*** DATA ***
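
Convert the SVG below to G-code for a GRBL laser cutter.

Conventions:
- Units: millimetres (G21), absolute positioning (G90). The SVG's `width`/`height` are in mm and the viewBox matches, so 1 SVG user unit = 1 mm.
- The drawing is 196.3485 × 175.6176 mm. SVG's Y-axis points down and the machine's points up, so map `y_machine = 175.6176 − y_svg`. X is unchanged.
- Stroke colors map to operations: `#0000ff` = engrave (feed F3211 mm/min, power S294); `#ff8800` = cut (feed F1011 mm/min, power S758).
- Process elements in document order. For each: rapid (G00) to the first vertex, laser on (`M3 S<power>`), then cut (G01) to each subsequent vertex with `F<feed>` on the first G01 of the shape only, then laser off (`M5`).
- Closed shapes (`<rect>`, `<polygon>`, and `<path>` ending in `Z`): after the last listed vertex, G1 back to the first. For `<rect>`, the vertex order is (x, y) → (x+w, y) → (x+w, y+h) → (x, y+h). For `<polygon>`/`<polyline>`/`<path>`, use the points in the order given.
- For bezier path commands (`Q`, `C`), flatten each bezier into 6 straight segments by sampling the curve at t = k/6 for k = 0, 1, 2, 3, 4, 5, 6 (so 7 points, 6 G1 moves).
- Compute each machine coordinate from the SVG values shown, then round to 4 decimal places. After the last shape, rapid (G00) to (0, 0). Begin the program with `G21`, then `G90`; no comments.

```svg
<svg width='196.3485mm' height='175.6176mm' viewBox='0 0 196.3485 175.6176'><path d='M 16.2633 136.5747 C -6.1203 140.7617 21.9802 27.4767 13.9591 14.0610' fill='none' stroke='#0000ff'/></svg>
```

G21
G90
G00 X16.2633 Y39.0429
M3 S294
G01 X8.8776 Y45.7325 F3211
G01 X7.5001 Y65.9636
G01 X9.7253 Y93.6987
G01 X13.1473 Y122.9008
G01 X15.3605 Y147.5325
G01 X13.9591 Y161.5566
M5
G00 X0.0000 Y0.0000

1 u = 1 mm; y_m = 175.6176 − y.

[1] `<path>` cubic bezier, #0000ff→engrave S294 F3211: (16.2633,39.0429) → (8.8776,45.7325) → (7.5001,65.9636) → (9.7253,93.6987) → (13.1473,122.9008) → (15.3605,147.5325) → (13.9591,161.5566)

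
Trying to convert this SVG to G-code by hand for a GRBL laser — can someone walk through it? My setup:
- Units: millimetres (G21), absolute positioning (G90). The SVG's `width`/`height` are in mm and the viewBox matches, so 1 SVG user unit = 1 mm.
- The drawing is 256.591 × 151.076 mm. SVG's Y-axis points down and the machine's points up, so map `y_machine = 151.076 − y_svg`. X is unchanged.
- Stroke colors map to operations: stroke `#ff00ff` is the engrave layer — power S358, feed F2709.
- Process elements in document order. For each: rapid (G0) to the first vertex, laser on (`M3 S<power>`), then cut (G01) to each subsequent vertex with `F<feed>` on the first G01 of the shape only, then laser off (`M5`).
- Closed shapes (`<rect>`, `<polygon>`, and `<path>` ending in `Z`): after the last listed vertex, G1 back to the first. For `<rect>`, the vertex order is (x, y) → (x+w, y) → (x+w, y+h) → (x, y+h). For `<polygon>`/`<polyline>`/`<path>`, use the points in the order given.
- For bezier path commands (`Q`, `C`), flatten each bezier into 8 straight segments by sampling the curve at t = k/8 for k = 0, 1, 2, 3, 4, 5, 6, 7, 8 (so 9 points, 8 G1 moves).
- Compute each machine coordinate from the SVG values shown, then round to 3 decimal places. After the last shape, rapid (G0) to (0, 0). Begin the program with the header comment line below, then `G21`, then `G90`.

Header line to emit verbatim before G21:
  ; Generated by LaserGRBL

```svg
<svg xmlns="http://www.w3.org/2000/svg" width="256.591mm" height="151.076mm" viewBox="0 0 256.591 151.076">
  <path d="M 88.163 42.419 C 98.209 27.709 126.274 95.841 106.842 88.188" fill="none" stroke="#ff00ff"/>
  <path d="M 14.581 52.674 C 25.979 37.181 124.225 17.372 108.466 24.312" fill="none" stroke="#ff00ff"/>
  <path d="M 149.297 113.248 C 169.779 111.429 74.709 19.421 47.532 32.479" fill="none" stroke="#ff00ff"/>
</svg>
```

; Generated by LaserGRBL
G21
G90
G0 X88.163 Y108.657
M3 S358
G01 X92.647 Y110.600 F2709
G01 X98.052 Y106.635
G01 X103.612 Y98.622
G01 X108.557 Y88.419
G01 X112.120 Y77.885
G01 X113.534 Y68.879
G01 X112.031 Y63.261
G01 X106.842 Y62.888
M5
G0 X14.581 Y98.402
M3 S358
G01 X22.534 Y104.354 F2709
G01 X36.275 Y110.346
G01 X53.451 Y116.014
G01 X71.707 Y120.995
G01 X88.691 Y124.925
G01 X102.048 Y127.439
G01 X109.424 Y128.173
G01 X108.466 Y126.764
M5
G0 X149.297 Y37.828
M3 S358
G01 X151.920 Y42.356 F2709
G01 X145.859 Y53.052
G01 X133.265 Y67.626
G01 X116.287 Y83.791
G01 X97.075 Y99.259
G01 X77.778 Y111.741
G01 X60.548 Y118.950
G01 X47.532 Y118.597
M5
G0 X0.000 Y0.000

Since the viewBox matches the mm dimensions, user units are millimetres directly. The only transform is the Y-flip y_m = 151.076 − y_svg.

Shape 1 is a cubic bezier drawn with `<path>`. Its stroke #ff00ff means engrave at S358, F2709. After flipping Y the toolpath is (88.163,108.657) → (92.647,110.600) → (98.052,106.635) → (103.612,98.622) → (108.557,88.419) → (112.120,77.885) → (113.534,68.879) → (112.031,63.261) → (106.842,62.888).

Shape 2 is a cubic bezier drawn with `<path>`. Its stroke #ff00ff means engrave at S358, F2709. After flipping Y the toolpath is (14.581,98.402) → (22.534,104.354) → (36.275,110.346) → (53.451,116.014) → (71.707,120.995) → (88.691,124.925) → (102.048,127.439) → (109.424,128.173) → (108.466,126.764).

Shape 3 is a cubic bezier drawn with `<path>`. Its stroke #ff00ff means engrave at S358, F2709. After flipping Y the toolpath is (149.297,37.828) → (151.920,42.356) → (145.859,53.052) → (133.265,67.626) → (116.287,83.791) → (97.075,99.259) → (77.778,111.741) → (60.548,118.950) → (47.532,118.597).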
*** End of DATA ***
EXERCISE INSTRUCTIONS >>
Return the records in full, exactly as they read.

YOUR RESPONSE >>
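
Convert the SVG below to G-code for a GRBL laser cutter.

Conventions:
- Units: millimetres (G21), absolute positioning (G90). The SVG's `width`/`height` are in mm and the viewBox matches, so 1 SVG user unit = 1 mm.
- The drawing is 196.3485 × 175.6176 mm. SVG's Y-axis points down and the machine's points up, so map `y_machine = 175.6176 − y_svg`. X is unchanged.
- Stroke colors map to operations: `#0000ff` = engrave (feed F3211 mm/min, power S294); `#ff8800` = cut (feed F1011 mm/min, power S758).
- Process elements in document order. For each: rapid (G00) to the first vertex, laser on (`M3 S<power>`), then cut (G01) to each subsequent vertex with `F<feed>` on the first G01 of the shape only, then laser off (`M5`).
- Closed shapes (`<rect>`, `<polygon>`, and `<path>` ending in `Z`): after the last listed vertex, G1 back to the first. For `<rect>`, the vertex order is (x, y) → (x+w, y) → (x+w, y+h) → (x, y+h). For `<polygon>`/`<polyline>`/`<path>`, use the points in the order given.
- For bezier path commands (`Q`, `C`), flatten each bezier into 6 straight segments by sampling the curve at t = k/6 for k = 0, 1, 2, 3, 4, 5, 6 (so 7 points, 6 G1 moves).
- Compute each machine coordinate from the SVG values shown, then round to 4 decimal places. After the last shape, rapid (G00) to (0, 0). Begin the program with `G21`, then `G90`; no comments.

```svg
<svg width='196.3485mm' height='175.6176mm' viewBox='0 0 196.3485 175.6176'><path d='M 16.2633 136.5747 C -6.1203 140.7617 21.9802 27.4767 13.9591 14.0610' fill='none' stroke='#0000ff'/></svg>
```

G21
G90
G00 X16.2633 Y39.0429
M3 S294
G01 X8.8776 Y45.7325 F3211
G01 X7.5001 Y65.9636
G01 X9.7253 Y93.6987
G01 X13.1473 Y122.9008
G01 X15.3605 Y147.5325
G01 X13.9591 Y161.5566
M5
G00 X0.0000 Y0.0000

1 u = 1 mm; y_m = 175.6176 − y.

[1] `<path>` cubic bezier, #0000ff→engrave S294 F3211: (16.2633,39.0429) → (8.8776,45.7325) → (7.5001,65.9636) → (9.7253,93.6987) → (13.1473,122.9008) → (15.3605,147.5325) → (13.9591,161.5566)

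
Trying to convert this SVG to G-code by hand for a GRBL laser — can someone walk through it? My setup:
- Units: millimetres (G21), absolute positioning (G90). The SVG's `width`/`height` are in mm and the viewBox matches, so 1 SVG user unit = 1 mm.
- The drawing is 256.591 × 151.076 mm. SVG's Y-axis points down and the machine's points up, so map `y_machine = 151.076 − y_svg`. X is unchanged.
- Stroke colors map to operations: stroke `#ff00ff` is the engrave layer — power S358, feed F2709.
- Process elements in document order. For each: rapid (G0) to the first vertex, laser on (`M3 S<power>`), then cut (G01) to each subsequent vertex with `F<feed>` on the first G01 of the shape only, then laser off (`M5`).
- Closed shapes (`<rect>`, `<polygon>`, and `<path>` ending in `Z`): after the last listed vertex, G1 back to the first. For `<rect>`, the vertex order is (x, y) → (x+w, y) → (x+w, y+h) → (x, y+h). For `<polygon>`/`<polyline>`/`<path>`, use the points in the order given.
- For bezier path commands (`Q`, `C`), flatten each bezier into 8 straight segments by sampling the curve at t = k/8 for k = 0, 1, 2, 3, 4, 5, 6, 7, 8 (so 9 points, 8 G1 moves).
- Compute each machine coordinate from the SVG values shown, then round to 3 decimal places. After the last shape, rapid (G0) to (0, 0). Begin the program with the header comment line below, then `G21`, then `G90`.

Header line to emit verbatim before G21:
  ; Generated by LaserGRBL

```svg
<svg xmlns="http://www.w3.org/2000/svg" width="256.591mm" height="151.076mm" viewBox="0 0 256.591 151.076">
  <path d="M 88.163 42.419 C 98.209 27.709 126.274 95.841 106.842 88.188" fill="none" stroke="#ff00ff"/>
  <path d="M 14.581 52.674 C 25.979 37.181 124.225 17.372 108.466 24.312" fill="none" stroke="#ff00ff"/>
  <path d="M 149.297 113.248 C 169.779 111.429 74.709 19.421 47.532 32.479" fill="none" stroke="#ff00ff"/>
</svg>
```

; Generated by LaserGRBL
G21
G90
G0 X88.163 Y108.657
M3 S358
G01 X92.647 Y110.600 F2709
G01 X98.052 Y106.635
G01 X103.612 Y98.622
G01 X108.557 Y88.419
G01 X112.120 Y77.885
G01 X113.534 Y68.879
G01 X112.031 Y63.261
G01 X106.842 Y62.888
M5
G0 X14.581 Y98.402
M3 S358
G01 X22.534 Y104.354 F2709
G01 X36.275 Y110.346
G01 X53.451 Y116.014
G01 X71.707 Y120.995
G01 X88.691 Y124.925
G01 X102.048 Y127.439
G01 X109.424 Y128.173
G01 X108.466 Y126.764
M5
G0 X149.297 Y37.828
M3 S358
G01 X151.920 Y42.356 F2709
G01 X145.859 Y53.052
G01 X133.265 Y67.626
G01 X116.287 Y83.791
G01 X97.075 Y99.259
G01 X77.778 Y111.741
G01 X60.548 Y118.950
G01 X47.532 Y118.597
M5
G0 X0.000 Y0.000

Since the viewBox matches the mm dimensions, user units are millimetres directly. The only transform is the Y-flip y_m = 151.076 − y_svg.

Shape 1 is a cubic bezier drawn with `<path>`. Its stroke #ff00ff means engrave at S358, F2709. After flipping Y the toolpath is (88.163,108.657) → (92.647,110.600) → (98.052,106.635) → (103.612,98.622) → (108.557,88.419) → (112.120,77.885) → (113.534,68.879) → (112.031,63.261) → (106.842,62.888).

Shape 2 is a cubic bezier drawn with `<path>`. Its stroke #ff00ff means engrave at S358, F2709. After flipping Y the toolpath is (14.581,98.402) → (22.534,104.354) → (36.275,110.346) → (53.451,116.014) → (71.707,120.995) → (88.691,124.925) → (102.048,127.439) → (109.424,128.173) → (108.466,126.764).

Shape 3 is a cubic bezier drawn with `<path>`. Its stroke #ff00ff means engrave at S358, F2709. After flipping Y the toolpath is (149.297,37.828) → (151.920,42.356) → (145.859,53.052) → (133.265,67.626) → (116.287,83.791) → (97.075,99.259) → (77.778,111.741) → (60.548,118.950) → (47.532,118.597).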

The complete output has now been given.